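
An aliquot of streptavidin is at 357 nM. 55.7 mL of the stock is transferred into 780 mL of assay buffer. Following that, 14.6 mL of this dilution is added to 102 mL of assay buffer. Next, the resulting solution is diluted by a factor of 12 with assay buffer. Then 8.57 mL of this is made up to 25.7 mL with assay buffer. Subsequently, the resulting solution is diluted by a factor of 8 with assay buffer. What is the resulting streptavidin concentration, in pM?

Overall dilution factor = 15.00 × 7.986 × 12 × 2.999 × 8 = 3.45 × 10⁴.
357 nM / 3.45 × 10⁴ = 0.0103 nM = 10.3 pM.

10.3 pM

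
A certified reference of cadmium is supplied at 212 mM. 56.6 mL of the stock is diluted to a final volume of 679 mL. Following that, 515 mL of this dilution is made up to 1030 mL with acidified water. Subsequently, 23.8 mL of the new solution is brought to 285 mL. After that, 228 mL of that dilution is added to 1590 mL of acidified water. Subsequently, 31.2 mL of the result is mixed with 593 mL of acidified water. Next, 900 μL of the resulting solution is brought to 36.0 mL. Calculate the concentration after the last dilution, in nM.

Overall dilution factor = 12.00 × 2 × 11.97 × 7.974 × 20.01 × 40 = 1.83 × 10⁶.
212 mM / 1.83 × 10⁶ = 1.16 × 10⁻⁴ mM = 116 nM.

116 nM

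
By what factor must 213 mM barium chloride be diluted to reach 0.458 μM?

4.65 × 10⁵

Factor = C₀/C_target = 213 mM / 0.458 μM = 4.65 × 10⁵.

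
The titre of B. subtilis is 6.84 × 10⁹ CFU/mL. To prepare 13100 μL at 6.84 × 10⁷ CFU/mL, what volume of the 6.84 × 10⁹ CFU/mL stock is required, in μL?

131 μL

V₁ = C₂V₂/C₁ = 6.84 × 10⁷ × 13100 / 6.84 × 10⁹ = 131 μL.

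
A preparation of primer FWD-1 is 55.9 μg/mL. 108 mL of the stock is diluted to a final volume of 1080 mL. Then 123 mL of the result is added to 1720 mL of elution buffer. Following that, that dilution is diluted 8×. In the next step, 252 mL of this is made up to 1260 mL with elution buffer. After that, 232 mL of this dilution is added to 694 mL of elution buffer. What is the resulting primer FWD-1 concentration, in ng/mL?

Overall dilution factor = 10 × 14.98 × 8 × 5 × 3.991 = 2.39 × 10⁴.
55.9 μg/mL / 2.39 × 10⁴ = 2.34 × 10⁻³ μg/mL = 2.34 ng/mL.

2.34 ng/mL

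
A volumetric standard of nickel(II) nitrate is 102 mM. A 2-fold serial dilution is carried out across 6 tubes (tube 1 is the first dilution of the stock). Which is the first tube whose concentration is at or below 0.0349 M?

tube 2

Tube n has concentration 102 mM / 2ⁿ.
Need 2ⁿ ≥ 102 mM / 0.0349 M = 2.92, so n ≥ 1.55.
First such tube: n = 2.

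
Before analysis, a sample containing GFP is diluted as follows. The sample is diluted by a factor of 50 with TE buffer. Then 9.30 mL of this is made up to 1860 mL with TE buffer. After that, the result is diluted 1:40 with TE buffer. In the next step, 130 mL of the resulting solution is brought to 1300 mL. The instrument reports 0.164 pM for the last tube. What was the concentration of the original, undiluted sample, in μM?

0.656 μM

Overall dilution factor = 50 × 200 × 40 × 10 = 4.00 × 10⁶.
Original = 0.164 pM × 4.00 × 10⁶ = 6.56 × 10⁵ pM = 0.656 μM.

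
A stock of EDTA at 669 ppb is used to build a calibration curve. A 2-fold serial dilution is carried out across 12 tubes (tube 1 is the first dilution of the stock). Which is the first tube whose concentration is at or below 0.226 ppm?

Tube n has concentration 669 ppb / 2ⁿ.
Need 2ⁿ ≥ 669 ppb / 0.226 ppm = 2.96, so n ≥ 1.57.
First such tube: n = 2.

tube 2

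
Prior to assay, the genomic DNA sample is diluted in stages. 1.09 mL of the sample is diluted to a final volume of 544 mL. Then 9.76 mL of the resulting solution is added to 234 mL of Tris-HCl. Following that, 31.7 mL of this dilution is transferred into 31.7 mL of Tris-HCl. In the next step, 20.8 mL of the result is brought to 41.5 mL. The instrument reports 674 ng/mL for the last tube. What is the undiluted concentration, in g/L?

33.5 g/L

Overall dilution factor = 499.1 × 24.98 × 2 × 1.995 = 4.97 × 10⁴.
Original = 674 ng/mL × 4.97 × 10⁴ = 3.35 × 10⁷ ng/mL = 33.5 g/L.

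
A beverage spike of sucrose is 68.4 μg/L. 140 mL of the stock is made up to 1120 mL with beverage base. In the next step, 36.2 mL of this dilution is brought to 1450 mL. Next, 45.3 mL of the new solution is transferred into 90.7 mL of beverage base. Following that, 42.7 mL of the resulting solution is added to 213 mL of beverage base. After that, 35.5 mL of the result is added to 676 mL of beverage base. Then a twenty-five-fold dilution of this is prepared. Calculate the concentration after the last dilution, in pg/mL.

Overall dilution factor = 8 × 40.06 × 3.002 × 5.988 × 20.04 × 25 = 2.89 × 10⁶.
68.4 μg/L / 2.89 × 10⁶ = 2.37 × 10⁻⁵ μg/L = 0.0237 pg/mL.

0.0237 pg/mL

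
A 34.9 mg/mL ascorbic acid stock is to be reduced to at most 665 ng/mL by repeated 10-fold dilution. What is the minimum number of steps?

5

Need 10ⁿ ≥ 5.25 × 10⁴, so n ≥ log(5.25 × 10⁴)/log(10) = 4.72.
Minimum whole steps: n = 5.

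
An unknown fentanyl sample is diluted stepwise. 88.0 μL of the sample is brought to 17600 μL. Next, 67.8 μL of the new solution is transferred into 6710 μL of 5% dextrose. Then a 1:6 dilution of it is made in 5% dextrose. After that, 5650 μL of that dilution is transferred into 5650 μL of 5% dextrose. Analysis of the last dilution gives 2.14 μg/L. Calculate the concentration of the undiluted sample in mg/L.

513 mg/L

Overall dilution factor = 200 × 99.97 × 6 × 2 = 2.40 × 10⁵.
Original = 2.14 μg/L × 2.40 × 10⁵ = 5.13 × 10⁵ μg/L = 513 mg/L.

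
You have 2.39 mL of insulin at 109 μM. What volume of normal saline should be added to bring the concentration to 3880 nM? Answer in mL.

3880 nM = 3.88 μM.
V₂ = C₁V₁/C₂ = 109 × 2.39 / 3.88 = 67.1 mL.
Diluent to add = V₂ − V₁ = 67.1 − 2.39 = 64.8 mL.

64.8 mL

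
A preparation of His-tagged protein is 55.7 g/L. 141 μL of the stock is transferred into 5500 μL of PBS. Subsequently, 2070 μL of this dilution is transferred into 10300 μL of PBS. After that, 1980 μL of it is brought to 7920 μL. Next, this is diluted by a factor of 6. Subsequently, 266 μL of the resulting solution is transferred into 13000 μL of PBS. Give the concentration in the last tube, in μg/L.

Overall dilution factor = 40.01 × 5.976 × 4 × 6 × 49.87 = 2.86 × 10⁵.
55.7 g/L / 2.86 × 10⁵ = 1.95 × 10⁻⁴ g/L = 195 μg/L.

195 μg/L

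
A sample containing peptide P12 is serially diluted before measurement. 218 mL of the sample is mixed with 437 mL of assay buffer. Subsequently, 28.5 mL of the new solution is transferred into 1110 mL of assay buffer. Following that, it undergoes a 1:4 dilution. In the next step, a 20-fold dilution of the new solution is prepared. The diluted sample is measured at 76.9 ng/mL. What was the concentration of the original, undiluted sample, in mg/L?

Overall dilution factor = 3.005 × 39.95 × 4 × 20 = 9602.
Original = 76.9 ng/mL × 9602 = 7.38 × 10⁵ ng/mL = 738 mg/L.

738 mg/L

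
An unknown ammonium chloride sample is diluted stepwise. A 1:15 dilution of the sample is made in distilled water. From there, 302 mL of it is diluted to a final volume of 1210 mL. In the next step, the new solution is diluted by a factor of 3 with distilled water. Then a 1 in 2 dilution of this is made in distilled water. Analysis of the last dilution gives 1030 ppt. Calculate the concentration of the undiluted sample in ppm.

Overall dilution factor = 15 × 4.007 × 3 × 2 = 361.
Original = 1030 ppt × 361 = 3.71 × 10⁵ ppt = 0.371 ppm.

0.371 ppm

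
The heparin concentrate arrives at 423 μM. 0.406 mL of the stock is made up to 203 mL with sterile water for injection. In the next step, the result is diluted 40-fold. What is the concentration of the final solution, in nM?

Overall dilution factor = 500 × 40 = 2.00 × 10⁴.
423 μM / 2.00 × 10⁴ = 0.0212 μM = 21.2 nM.

21.2 nM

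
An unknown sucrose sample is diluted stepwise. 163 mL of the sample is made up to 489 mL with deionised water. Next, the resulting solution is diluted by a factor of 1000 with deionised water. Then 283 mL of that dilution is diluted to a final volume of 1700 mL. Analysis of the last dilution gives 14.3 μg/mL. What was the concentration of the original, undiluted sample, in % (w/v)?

25.8 % (w/v)

Overall dilution factor = 3 × 1000 × 6.007 = 1.80 × 10⁴.
Original = 14.3 μg/mL × 1.80 × 10⁴ = 2.58 × 10⁵ μg/mL = 25.8 % (w/v).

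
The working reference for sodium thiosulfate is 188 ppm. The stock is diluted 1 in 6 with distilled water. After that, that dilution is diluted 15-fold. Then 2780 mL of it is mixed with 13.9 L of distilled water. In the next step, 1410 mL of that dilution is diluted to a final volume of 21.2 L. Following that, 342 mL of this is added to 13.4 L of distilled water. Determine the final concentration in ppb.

Overall dilution factor = 6 × 15 × 6 × 15.04 × 40.18 = 3.26 × 10⁵.
188 ppm / 3.26 × 10⁵ = 5.76 × 10⁻⁴ ppm = 0.576 ppb.

0.576 ppb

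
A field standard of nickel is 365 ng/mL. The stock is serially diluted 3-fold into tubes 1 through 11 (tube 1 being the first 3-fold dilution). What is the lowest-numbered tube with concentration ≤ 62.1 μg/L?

Tube n has concentration 365 ng/mL / 3ⁿ.
Need 3ⁿ ≥ 365 ng/mL / 62.1 μg/L = 5.88, so n ≥ 1.61.
First such tube: n = 2.

tube 2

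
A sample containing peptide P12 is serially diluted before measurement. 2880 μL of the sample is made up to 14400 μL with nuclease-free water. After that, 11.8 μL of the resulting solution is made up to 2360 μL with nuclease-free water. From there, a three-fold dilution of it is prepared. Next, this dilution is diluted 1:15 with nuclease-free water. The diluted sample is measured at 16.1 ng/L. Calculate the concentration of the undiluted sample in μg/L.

725 μg/L

Overall dilution factor = 5 × 200 × 3 × 15 = 4.50 × 10⁴.
Original = 16.1 ng/L × 4.50 × 10⁴ = 7.25 × 10⁵ ng/L = 725 μg/L.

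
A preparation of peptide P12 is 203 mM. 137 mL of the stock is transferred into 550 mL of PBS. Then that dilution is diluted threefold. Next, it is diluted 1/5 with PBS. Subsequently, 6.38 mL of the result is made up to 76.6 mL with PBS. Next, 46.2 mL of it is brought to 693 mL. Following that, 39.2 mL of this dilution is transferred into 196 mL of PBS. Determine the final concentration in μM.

2.50 μM

Overall dilution factor = 5.015 × 3 × 5 × 12.01 × 15 × 6 = 8.13 × 10⁴.
203 mM / 8.13 × 10⁴ = 2.50 × 10⁻³ mM = 2.50 μM.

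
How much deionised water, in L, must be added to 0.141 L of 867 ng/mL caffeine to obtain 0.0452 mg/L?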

▸ Your instructions
Would you please repeat, exactly as written, the lines from the one containing "A field standard" through the end of the listing above, including both, and only those?

▸ Answer to the problem
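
A field standard of nickel is 365 ng/mL. The stock is serially diluted 3-fold into tubes 1 through 11 (tube 1 being the first 3-fold dilution). What is the lowest-numbered tube with concentration ≤ 62.1 μg/L?

Tube n has concentration 365 ng/mL / 3ⁿ.
Need 3ⁿ ≥ 365 ng/mL / 62.1 μg/L = 5.88, so n ≥ 1.61.
First such tube: n = 2.

tube 2

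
A sample containing peptide P12 is serially diluted before measurement. 2880 μL of the sample is made up to 14400 μL with nuclease-free water. After that, 11.8 μL of the resulting solution is made up to 2360 μL with nuclease-free water. From there, a three-fold dilution of it is prepared. Next, this dilution is diluted 1:15 with nuclease-free water. The diluted sample is measured at 16.1 ng/L. Calculate the concentration of the undiluted sample in μg/L.

725 μg/L

Overall dilution factor = 5 × 200 × 3 × 15 = 4.50 × 10⁴.
Original = 16.1 ng/L × 4.50 × 10⁴ = 7.25 × 10⁵ ng/L = 725 μg/L.

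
A preparation of peptide P12 is 203 mM. 137 mL of the stock is transferred into 550 mL of PBS. Then that dilution is diluted threefold. Next, it is diluted 1/5 with PBS. Subsequently, 6.38 mL of the result is made up to 76.6 mL with PBS. Next, 46.2 mL of it is brought to 693 mL. Following that, 39.2 mL of this dilution is transferred into 196 mL of PBS. Determine the final concentration in μM.

2.50 μM

Overall dilution factor = 5.015 × 3 × 5 × 12.01 × 15 × 6 = 8.13 × 10⁴.
203 mM / 8.13 × 10⁴ = 2.50 × 10⁻³ mM = 2.50 μM.

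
How much deionised water, in L, must be added to 0.141 L of 867 ng/mL caffeine to obtain 0.0452 mg/L?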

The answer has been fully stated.